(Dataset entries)
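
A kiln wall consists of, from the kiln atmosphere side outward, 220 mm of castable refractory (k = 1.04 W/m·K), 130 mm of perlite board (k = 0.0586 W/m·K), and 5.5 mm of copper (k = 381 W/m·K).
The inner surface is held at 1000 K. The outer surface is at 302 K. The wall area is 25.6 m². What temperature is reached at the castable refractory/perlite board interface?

Treating each layer as a thermal resistance in series:
R_castable refractory = L/(kA) = 0.22/(1.04×25.6) = 0.008263 K/W
R_perlite board = L/(kA) = 0.13/(0.0586×25.6) = 0.08666 K/W
R_copper = L/(kA) = 0.0055/(381×25.6) = 5.639×10^-7 K/W
R_total = 0.09492 K/W;  Q = ΔT/R_total = 698/0.09492 = 7353 W
T_interface = T_inner − Q·ΣR(inner→interface) = 1000 − 7350×0.008263

T ≈ 939 K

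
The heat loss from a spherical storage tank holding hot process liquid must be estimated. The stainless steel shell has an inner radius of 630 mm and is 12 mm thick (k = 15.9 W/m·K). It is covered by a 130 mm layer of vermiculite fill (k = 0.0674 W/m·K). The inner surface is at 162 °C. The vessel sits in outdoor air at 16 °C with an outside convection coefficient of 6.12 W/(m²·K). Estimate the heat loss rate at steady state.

Q ≈ 440 W

Spherical conduction: R = (1/r_in − 1/r_out)/(4πk) per layer; series-sum.
R_stainless steel shell = (1/0.63 − 1/0.642)/(4π×15.9) = 1.485×10^-4 K/W
R_vermiculite fill = (1/0.642 − 1/0.772)/(4π×0.0674) = 0.3097 K/W
R_outer film = 1/(h·4πr_o²) = 1/(6.12×4π×0.772²) = 0.02182 K/W
R_total = 0.3317 K/W
Q = ΔT/R_total = 146/0.3317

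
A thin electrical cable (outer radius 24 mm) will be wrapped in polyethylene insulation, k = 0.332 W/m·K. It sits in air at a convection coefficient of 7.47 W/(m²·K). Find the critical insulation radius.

r_cr ≈ 44.4 mm

For a cylinder r_cr = k/h = 0.332/7.47
r_cr = 44.4 mm; since the bare radius (24 mm) is below r_cr, adding a thin layer of insulation will *increase* heat loss.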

> _WORK ORDER_
Exactly as they appear above, transcribe the records in full.

> _RESPONSE FOR THIS EXERCISE_
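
A kiln wall consists of, from the kiln atmosphere side outward, 220 mm of castable refractory (k = 1.04 W/m·K), 130 mm of perlite board (k = 0.0586 W/m·K), and 5.5 mm of copper (k = 381 W/m·K).
The inner surface is held at 1000 K. The outer surface is at 302 K. The wall area is 25.6 m². What temperature is reached at the castable refractory/perlite board interface?

Treating each layer as a thermal resistance in series:
R_castable refractory = L/(kA) = 0.22/(1.04×25.6) = 0.008263 K/W
R_perlite board = L/(kA) = 0.13/(0.0586×25.6) = 0.08666 K/W
R_copper = L/(kA) = 0.0055/(381×25.6) = 5.639×10^-7 K/W
R_total = 0.09492 K/W;  Q = ΔT/R_total = 698/0.09492 = 7353 W
T_interface = T_inner − Q·ΣR(inner→interface) = 1000 − 7350×0.008263

T ≈ 939 K

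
The heat loss from a spherical storage tank holding hot process liquid must be estimated. The stainless steel shell has an inner radius of 630 mm and is 12 mm thick (k = 15.9 W/m·K). It is covered by a 130 mm layer of vermiculite fill (k = 0.0674 W/m·K). The inner surface is at 162 °C. The vessel sits in outdoor air at 16 °C with an outside convection coefficient of 6.12 W/(m²·K). Estimate the heat loss rate at steady state.

Q ≈ 440 W

Spherical conduction: R = (1/r_in − 1/r_out)/(4πk) per layer; series-sum.
R_stainless steel shell = (1/0.63 − 1/0.642)/(4π×15.9) = 1.485×10^-4 K/W
R_vermiculite fill = (1/0.642 − 1/0.772)/(4π×0.0674) = 0.3097 K/W
R_outer film = 1/(h·4πr_o²) = 1/(6.12×4π×0.772²) = 0.02182 K/W
R_total = 0.3317 K/W
Q = ΔT/R_total = 146/0.3317

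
A thin electrical cable (outer radius 24 mm) will be wrapped in polyethylene insulation, k = 0.332 W/m·K. It sits in air at a convection coefficient of 7.47 W/(m²·K). Find the critical insulation radius.

r_cr ≈ 44.4 mm

For a cylinder r_cr = k/h = 0.332/7.47
r_cr = 44.4 mm; since the bare radius (24 mm) is below r_cr, adding a thin layer of insulation will *increase* heat loss.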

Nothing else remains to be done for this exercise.